## YOUR ASSIGNMENT
Each record must reappear in the answer exactly as it is written.

#### MATERIAL TO PROCESS

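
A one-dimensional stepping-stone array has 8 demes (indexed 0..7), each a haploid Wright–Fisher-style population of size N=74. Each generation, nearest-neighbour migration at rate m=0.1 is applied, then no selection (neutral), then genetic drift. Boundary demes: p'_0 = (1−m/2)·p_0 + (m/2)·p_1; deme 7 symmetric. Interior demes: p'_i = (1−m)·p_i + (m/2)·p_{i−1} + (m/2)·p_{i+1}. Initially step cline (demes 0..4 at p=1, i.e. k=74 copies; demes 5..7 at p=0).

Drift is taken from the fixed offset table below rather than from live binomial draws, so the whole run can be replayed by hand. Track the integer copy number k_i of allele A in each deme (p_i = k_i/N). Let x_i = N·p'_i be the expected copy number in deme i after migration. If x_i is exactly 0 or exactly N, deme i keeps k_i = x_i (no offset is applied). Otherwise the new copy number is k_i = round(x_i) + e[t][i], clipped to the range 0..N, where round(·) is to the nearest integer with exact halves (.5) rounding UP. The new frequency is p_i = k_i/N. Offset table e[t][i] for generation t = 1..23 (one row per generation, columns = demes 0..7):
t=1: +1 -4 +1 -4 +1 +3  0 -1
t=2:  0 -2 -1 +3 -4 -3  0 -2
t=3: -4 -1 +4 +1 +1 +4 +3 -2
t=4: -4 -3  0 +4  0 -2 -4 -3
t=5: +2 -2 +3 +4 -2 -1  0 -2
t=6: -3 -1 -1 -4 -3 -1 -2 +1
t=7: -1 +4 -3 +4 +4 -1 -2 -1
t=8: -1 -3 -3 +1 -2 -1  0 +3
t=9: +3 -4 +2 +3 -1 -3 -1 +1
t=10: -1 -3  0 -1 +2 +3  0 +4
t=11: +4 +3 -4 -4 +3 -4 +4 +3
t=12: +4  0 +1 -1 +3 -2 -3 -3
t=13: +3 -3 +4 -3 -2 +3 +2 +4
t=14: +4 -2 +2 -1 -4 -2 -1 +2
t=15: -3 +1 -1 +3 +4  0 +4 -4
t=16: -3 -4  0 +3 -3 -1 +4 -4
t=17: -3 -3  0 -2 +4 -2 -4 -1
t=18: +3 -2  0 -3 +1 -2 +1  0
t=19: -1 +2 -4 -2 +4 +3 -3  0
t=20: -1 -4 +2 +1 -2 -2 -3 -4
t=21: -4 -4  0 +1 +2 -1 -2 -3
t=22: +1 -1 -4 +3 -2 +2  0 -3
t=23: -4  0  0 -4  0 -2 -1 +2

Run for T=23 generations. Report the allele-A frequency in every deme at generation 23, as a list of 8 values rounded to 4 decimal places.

[0.7973, 0.7703, 0.8108, 0.7973, 0.6486, 0.2838, 0.0811, 0.0270]

t=0: k=[74 74 74 74 74 0 0 0]
t=1: x=[74.0000 74.0000 74.0000 74.0000 70.3000 3.7000 0.0000 0.0000] k=[74 74 74 74 71 7 0 0]
t=2: x=[74.0000 74.0000 74.0000 73.8500 67.9500 9.8500 0.3500 0.0000] k=[74 74 74 74 64 7 0 0]
t=3: x=[74.0000 74.0000 74.0000 73.5000 61.6500 9.5000 0.3500 0.0000] k=[74 74 74 74 63 14 3 0]
t=4: x=[74.0000 74.0000 74.0000 73.4500 61.1000 15.9000 3.4000 0.1500] k=[74 74 74 74 61 14 0 0]
t=5: x=[74.0000 74.0000 74.0000 73.3500 59.3000 15.6500 0.7000 0.0000] k=[74 74 74 74 57 15 1 0]
t=6: x=[74.0000 74.0000 74.0000 73.1500 55.7500 16.4000 1.6500 0.0500] k=[74 74 74 69 53 15 0 1]
t=7: x=[74.0000 74.0000 73.7500 68.4500 51.9000 16.1500 0.8000 0.9500] k=[74 74 71 72 56 15 0 0]
t=8: x=[74.0000 73.8500 71.2000 71.1500 54.7500 16.3000 0.7500 0.0000] k=[74 71 68 72 53 15 1 0]
t=9: x=[73.8500 71.0000 68.3500 70.8500 52.0500 16.2000 1.6500 0.0500] k=[74 67 70 74 51 13 1 1]
t=10: x=[73.6500 67.5000 70.0500 72.6500 50.2500 14.3000 1.6000 1.0000] k=[73 65 70 72 52 17 2 5]
t=11: x=[72.6000 65.6500 69.8500 70.9000 51.2500 18.0000 2.9000 4.8500] k=[74 69 66 67 54 14 7 8]
t=12: x=[73.7500 69.1000 66.2000 66.3000 52.6500 15.6500 7.4000 7.9500] k=[74 69 67 65 56 14 4 5]
t=13: x=[73.7500 69.1500 67.0000 64.6500 54.3500 15.6000 4.5500 4.9500] k=[74 66 71 62 52 19 7 9]
t=14: x=[73.6000 66.6500 70.3000 61.9500 50.8500 20.0500 7.7000 8.9000] k=[74 65 72 61 47 18 7 11]
t=15: x=[73.5500 65.8000 71.1000 60.8500 46.2500 18.9000 7.7500 10.8000] k=[71 67 70 64 50 19 12 7]
t=16: x=[70.8000 67.3500 69.5500 63.6000 49.1500 20.2000 12.1000 7.2500] k=[68 63 70 67 46 19 16 3]
t=17: x=[67.7500 63.6000 69.5000 66.1000 45.7000 20.2000 15.5000 3.6500] k=[65 61 70 64 50 18 12 3]
t=18: x=[64.8000 61.6500 69.2500 63.6000 49.1000 19.3000 11.8500 3.4500] k=[68 60 69 61 50 17 13 3]
t=19: x=[67.6000 60.8500 68.1500 60.8500 48.9000 18.4500 12.7000 3.5000] k=[67 63 64 59 53 21 10 4]
t=20: x=[66.8000 63.2500 63.7000 58.9500 51.7000 22.0500 10.2500 4.3000] k=[66 59 66 60 50 20 7 0]
t=21: x=[65.6500 59.7000 65.3500 59.8000 49.0000 20.8500 7.3000 0.3500] k=[62 56 65 61 51 20 5 0]
t=22: x=[61.7000 56.7500 64.3500 60.7000 49.9500 20.8000 5.5000 0.2500] k=[63 56 60 64 48 23 6 0]
t=23: x=[62.6500 56.5500 60.0000 63.0000 47.5500 23.4000 6.5500 0.3000] k=[59 57 60 59 48 21 6 2]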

########

## ANSWER BOX
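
A one-dimensional stepping-stone array has 8 demes (indexed 0..7), each a haploid Wright–Fisher-style population of size N=74. Each generation, nearest-neighbour migration at rate m=0.1 is applied, then no selection (neutral), then genetic drift. Boundary demes: p'_0 = (1−m/2)·p_0 + (m/2)·p_1; deme 7 symmetric. Interior demes: p'_i = (1−m)·p_i + (m/2)·p_{i−1} + (m/2)·p_{i+1}. Initially step cline (demes 0..4 at p=1, i.e. k=74 copies; demes 5..7 at p=0).

Drift is taken from the fixed offset table below rather than from live binomial draws, so the whole run can be replayed by hand. Track the integer copy number k_i of allele A in each deme (p_i = k_i/N). Let x_i = N·p'_i be the expected copy number in deme i after migration. If x_i is exactly 0 or exactly N, deme i keeps k_i = x_i (no offset is applied). Otherwise the new copy number is k_i = round(x_i) + e[t][i], clipped to the range 0..N, where round(·) is to the nearest integer with exact halves (.5) rounding UP. The new frequency is p_i = k_i/N. Offset table e[t][i] for generation t = 1..23 (one row per generation, columns = demes 0..7):
t=1: +1 -4 +1 -4 +1 +3  0 -1
t=2:  0 -2 -1 +3 -4 -3  0 -2
t=3: -4 -1 +4 +1 +1 +4 +3 -2
t=4: -4 -3  0 +4  0 -2 -4 -3
t=5: +2 -2 +3 +4 -2 -1  0 -2
t=6: -3 -1 -1 -4 -3 -1 -2 +1
t=7: -1 +4 -3 +4 +4 -1 -2 -1
t=8: -1 -3 -3 +1 -2 -1  0 +3
t=9: +3 -4 +2 +3 -1 -3 -1 +1
t=10: -1 -3  0 -1 +2 +3  0 +4
t=11: +4 +3 -4 -4 +3 -4 +4 +3
t=12: +4  0 +1 -1 +3 -2 -3 -3
t=13: +3 -3 +4 -3 -2 +3 +2 +4
t=14: +4 -2 +2 -1 -4 -2 -1 +2
t=15: -3 +1 -1 +3 +4  0 +4 -4
t=16: -3 -4  0 +3 -3 -1 +4 -4
t=17: -3 -3  0 -2 +4 -2 -4 -1
t=18: +3 -2  0 -3 +1 -2 +1  0
t=19: -1 +2 -4 -2 +4 +3 -3  0
t=20: -1 -4 +2 +1 -2 -2 -3 -4
t=21: -4 -4  0 +1 +2 -1 -2 -3
t=22: +1 -1 -4 +3 -2 +2  0 -3
t=23: -4  0  0 -4  0 -2 -1 +2

Run for T=23 generations. Report the allele-A frequency in every deme at generation 23, as a list of 8 values rounded to 4 decimal places.

[0.7973, 0.7703, 0.8108, 0.7973, 0.6486, 0.2838, 0.0811, 0.0270]

t=0: k=[74 74 74 74 74 0 0 0]
t=1: x=[74.0000 74.0000 74.0000 74.0000 70.3000 3.7000 0.0000 0.0000] k=[74 74 74 74 71 7 0 0]
t=2: x=[74.0000 74.0000 74.0000 73.8500 67.9500 9.8500 0.3500 0.0000] k=[74 74 74 74 64 7 0 0]
t=3: x=[74.0000 74.0000 74.0000 73.5000 61.6500 9.5000 0.3500 0.0000] k=[74 74 74 74 63 14 3 0]
t=4: x=[74.0000 74.0000 74.0000 73.4500 61.1000 15.9000 3.4000 0.1500] k=[74 74 74 74 61 14 0 0]
t=5: x=[74.0000 74.0000 74.0000 73.3500 59.3000 15.6500 0.7000 0.0000] k=[74 74 74 74 57 15 1 0]
t=6: x=[74.0000 74.0000 74.0000 73.1500 55.7500 16.4000 1.6500 0.0500] k=[74 74 74 69 53 15 0 1]
t=7: x=[74.0000 74.0000 73.7500 68.4500 51.9000 16.1500 0.8000 0.9500] k=[74 74 71 72 56 15 0 0]
t=8: x=[74.0000 73.8500 71.2000 71.1500 54.7500 16.3000 0.7500 0.0000] k=[74 71 68 72 53 15 1 0]
t=9: x=[73.8500 71.0000 68.3500 70.8500 52.0500 16.2000 1.6500 0.0500] k=[74 67 70 74 51 13 1 1]
t=10: x=[73.6500 67.5000 70.0500 72.6500 50.2500 14.3000 1.6000 1.0000] k=[73 65 70 72 52 17 2 5]
t=11: x=[72.6000 65.6500 69.8500 70.9000 51.2500 18.0000 2.9000 4.8500] k=[74 69 66 67 54 14 7 8]
t=12: x=[73.7500 69.1000 66.2000 66.3000 52.6500 15.6500 7.4000 7.9500] k=[74 69 67 65 56 14 4 5]
t=13: x=[73.7500 69.1500 67.0000 64.6500 54.3500 15.6000 4.5500 4.9500] k=[74 66 71 62 52 19 7 9]
t=14: x=[73.6000 66.6500 70.3000 61.9500 50.8500 20.0500 7.7000 8.9000] k=[74 65 72 61 47 18 7 11]
t=15: x=[73.5500 65.8000 71.1000 60.8500 46.2500 18.9000 7.7500 10.8000] k=[71 67 70 64 50 19 12 7]
t=16: x=[70.8000 67.3500 69.5500 63.6000 49.1500 20.2000 12.1000 7.2500] k=[68 63 70 67 46 19 16 3]
t=17: x=[67.7500 63.6000 69.5000 66.1000 45.7000 20.2000 15.5000 3.6500] k=[65 61 70 64 50 18 12 3]
t=18: x=[64.8000 61.6500 69.2500 63.6000 49.1000 19.3000 11.8500 3.4500] k=[68 60 69 61 50 17 13 3]
t=19: x=[67.6000 60.8500 68.1500 60.8500 48.9000 18.4500 12.7000 3.5000] k=[67 63 64 59 53 21 10 4]
t=20: x=[66.8000 63.2500 63.7000 58.9500 51.7000 22.0500 10.2500 4.3000] k=[66 59 66 60 50 20 7 0]
t=21: x=[65.6500 59.7000 65.3500 59.8000 49.0000 20.8500 7.3000 0.3500] k=[62 56 65 61 51 20 5 0]
t=22: x=[61.7000 56.7500 64.3500 60.7000 49.9500 20.8000 5.5000 0.2500] k=[63 56 60 64 48 23 6 0]
t=23: x=[62.6500 56.5500 60.0000 63.0000 47.5500 23.4000 6.5500 0.3000] k=[59 57 60 59 48 21 6 2]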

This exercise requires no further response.